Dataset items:
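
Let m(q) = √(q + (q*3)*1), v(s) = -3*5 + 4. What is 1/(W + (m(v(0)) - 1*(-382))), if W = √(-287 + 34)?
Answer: 1/(382 + I*√253 + 2*I*√11) ≈ 0.0026087 - 0.00015392*I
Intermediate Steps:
v(s) = -11 (v(s) = -15 + 4 = -11)
m(q) = 2*√q (m(q) = √(q + (3*q)*1) = √(q + 3*q) = √(4*q) = 2*√q)
W = I*√253 (W = √(-253) = I*√253 ≈ 15.906*I)
1/(W + (m(v(0)) - 1*(-382))) = 1/(I*√253 + (2*√(-11) - 1*(-382))) = 1/(I*√253 + (2*(I*√11) + 382)) = 1/(I*√253 + (2*I*√11 + 382)) = 1/(I*√253 + (382 + 2*I*√11)) = 1/(382 + I*√253 + 2*I*√11)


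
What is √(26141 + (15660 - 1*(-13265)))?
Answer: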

### PROBLEM STATEMENT
Set the lines down exactly, from the first line of the records to the line where "Answer: 1/(382 +" appears, with both ends kept.

### PROBLEM SOLUTION
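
Let m(q) = √(q + (q*3)*1), v(s) = -3*5 + 4. What is 1/(W + (m(v(0)) - 1*(-382))), if W = √(-287 + 34)?
Answer: 1/(382 + I*√253 + 2*I*√11) ≈ 0.0026087 - 0.00015392*I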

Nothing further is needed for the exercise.